Task objective: What follows is a set of records. Repeat them word for word.

Records for this exercise:

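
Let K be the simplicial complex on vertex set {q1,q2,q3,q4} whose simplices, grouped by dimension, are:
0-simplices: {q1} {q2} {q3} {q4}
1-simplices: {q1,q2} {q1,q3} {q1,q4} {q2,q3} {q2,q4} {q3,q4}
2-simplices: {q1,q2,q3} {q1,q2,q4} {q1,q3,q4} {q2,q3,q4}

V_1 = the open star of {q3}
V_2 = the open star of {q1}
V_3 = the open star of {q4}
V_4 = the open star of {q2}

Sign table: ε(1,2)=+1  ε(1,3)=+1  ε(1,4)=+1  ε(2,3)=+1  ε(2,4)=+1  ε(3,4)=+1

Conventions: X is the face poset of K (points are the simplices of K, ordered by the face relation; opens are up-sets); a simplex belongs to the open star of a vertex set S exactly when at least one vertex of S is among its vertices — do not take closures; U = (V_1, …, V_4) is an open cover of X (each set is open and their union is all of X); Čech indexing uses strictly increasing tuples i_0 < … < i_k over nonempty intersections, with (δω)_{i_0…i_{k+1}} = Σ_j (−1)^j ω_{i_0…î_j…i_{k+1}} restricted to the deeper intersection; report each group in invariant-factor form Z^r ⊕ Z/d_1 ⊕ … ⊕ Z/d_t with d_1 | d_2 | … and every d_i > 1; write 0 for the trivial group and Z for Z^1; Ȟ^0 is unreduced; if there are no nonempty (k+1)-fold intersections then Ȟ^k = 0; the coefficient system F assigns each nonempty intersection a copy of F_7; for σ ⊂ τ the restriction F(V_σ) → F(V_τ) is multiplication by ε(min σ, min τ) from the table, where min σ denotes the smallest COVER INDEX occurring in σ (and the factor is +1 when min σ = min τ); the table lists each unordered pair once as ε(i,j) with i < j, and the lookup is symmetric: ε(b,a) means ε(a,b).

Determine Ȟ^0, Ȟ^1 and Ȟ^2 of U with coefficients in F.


Ȟ^0 ≅ Z/7; Ȟ^1 ≅ 0; Ȟ^2 ≅ Z/7

nerve of the cover:
  V1={{q3},{q1,q3},{q2,q3},{q3,q4},{q1,q2,q3},{q1,q3,q4},{q2,q3,q4}} V2={{q1},{q1,q2},{q1,q3},{q1,q4},{q1,q2,q3},{q1,q2,q4},{q1,q3,q4}} V3={{q4},{q1,q4},{q2,q4},{q3,q4},{q1,q2,q4},{q1,q3,q4},{q2,q3,q4}} V4={{q2},{q1,q2},{q2,q3},{q2,q4},{q1,q2,q3},{q1,q2,q4},{q2,q3,q4}}
  V12={{q1,q3},{q1,q2,q3},{q1,q3,q4}} V13={{q3,q4},{q1,q3,q4},{q2,q3,q4}} V14={{q2,q3},{q1,q2,q3},{q2,q3,q4}} V23={{q1,q4},{q1,q2,q4},{q1,q3,q4}} V24={{q1,q2},{q1,q2,q3},{q1,q2,q4}} V34={{q2,q4},{q1,q2,q4},{q2,q3,q4}}
  V123={{q1,q3,q4}} V124={{q1,q2,q3}} V134={{q2,q3,q4}} V234={{q1,q2,q4}}
C dims 4,6,4; δ0: rk_F7 3; δ1: rk_F7 3
Ȟ^0 = (4 − 3) − 0 = 1, so Ȟ^0 ≅ Z/7
Ȟ^1 = (6 − 3) − 3 = 0, so Ȟ^1 ≅ 0
Ȟ^2 = (4 − 0) − 3 = 1, so Ȟ^2 ≅ Z/7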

Solution:
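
Let K be the simplicial complex on vertex set {q1,q2,q3,q4} whose simplices, grouped by dimension, are:
0-simplices: {q1} {q2} {q3} {q4}
1-simplices: {q1,q2} {q1,q3} {q1,q4} {q2,q3} {q2,q4} {q3,q4}
2-simplices: {q1,q2,q3} {q1,q2,q4} {q1,q3,q4} {q2,q3,q4}

V_1 = the open star of {q3}
V_2 = the open star of {q1}
V_3 = the open star of {q4}
V_4 = the open star of {q2}

Sign table: ε(1,2)=+1  ε(1,3)=+1  ε(1,4)=+1  ε(2,3)=+1  ε(2,4)=+1  ε(3,4)=+1

Conventions: X is the face poset of K (points are the simplices of K, ordered by the face relation; opens are up-sets); a simplex belongs to the open star of a vertex set S exactly when at least one vertex of S is among its vertices — do not take closures; U = (V_1, …, V_4) is an open cover of X (each set is open and their union is all of X); Čech indexing uses strictly increasing tuples i_0 < … < i_k over nonempty intersections, with (δω)_{i_0…i_{k+1}} = Σ_j (−1)^j ω_{i_0…î_j…i_{k+1}} restricted to the deeper intersection; report each group in invariant-factor form Z^r ⊕ Z/d_1 ⊕ … ⊕ Z/d_t with d_1 | d_2 | … and every d_i > 1; write 0 for the trivial group and Z for Z^1; Ȟ^0 is unreduced; if there are no nonempty (k+1)-fold intersections then Ȟ^k = 0; the coefficient system F assigns each nonempty intersection a copy of F_7; for σ ⊂ τ the restriction F(V_σ) → F(V_τ) is multiplication by ε(min σ, min τ) from the table, where min σ denotes the smallest COVER INDEX occurring in σ (and the factor is +1 when min σ = min τ); the table lists each unordered pair once as ε(i,j) with i < j, and the lookup is symmetric: ε(b,a) means ε(a,b).

Determine Ȟ^0, Ȟ^1 and Ȟ^2 of U with coefficients in F.


Ȟ^0 ≅ Z/7; Ȟ^1 ≅ 0; Ȟ^2 ≅ Z/7

nerve of the cover:
  V1={{q3},{q1,q3},{q2,q3},{q3,q4},{q1,q2,q3},{q1,q3,q4},{q2,q3,q4}} V2={{q1},{q1,q2},{q1,q3},{q1,q4},{q1,q2,q3},{q1,q2,q4},{q1,q3,q4}} V3={{q4},{q1,q4},{q2,q4},{q3,q4},{q1,q2,q4},{q1,q3,q4},{q2,q3,q4}} V4={{q2},{q1,q2},{q2,q3},{q2,q4},{q1,q2,q3},{q1,q2,q4},{q2,q3,q4}}
  V12={{q1,q3},{q1,q2,q3},{q1,q3,q4}} V13={{q3,q4},{q1,q3,q4},{q2,q3,q4}} V14={{q2,q3},{q1,q2,q3},{q2,q3,q4}} V23={{q1,q4},{q1,q2,q4},{q1,q3,q4}} V24={{q1,q2},{q1,q2,q3},{q1,q2,q4}} V34={{q2,q4},{q1,q2,q4},{q2,q3,q4}}
  V123={{q1,q3,q4}} V124={{q1,q2,q3}} V134={{q2,q3,q4}} V234={{q1,q2,q4}}
C dims 4,6,4; δ0: rk_F7 3; δ1: rk_F7 3
Ȟ^0 = (4 − 3) − 0 = 1, so Ȟ^0 ≅ Z/7
Ȟ^1 = (6 − 3) − 3 = 0, so Ȟ^1 ≅ 0
Ȟ^2 = (4 − 0) − 3 = 1, so Ȟ^2 ≅ Z/7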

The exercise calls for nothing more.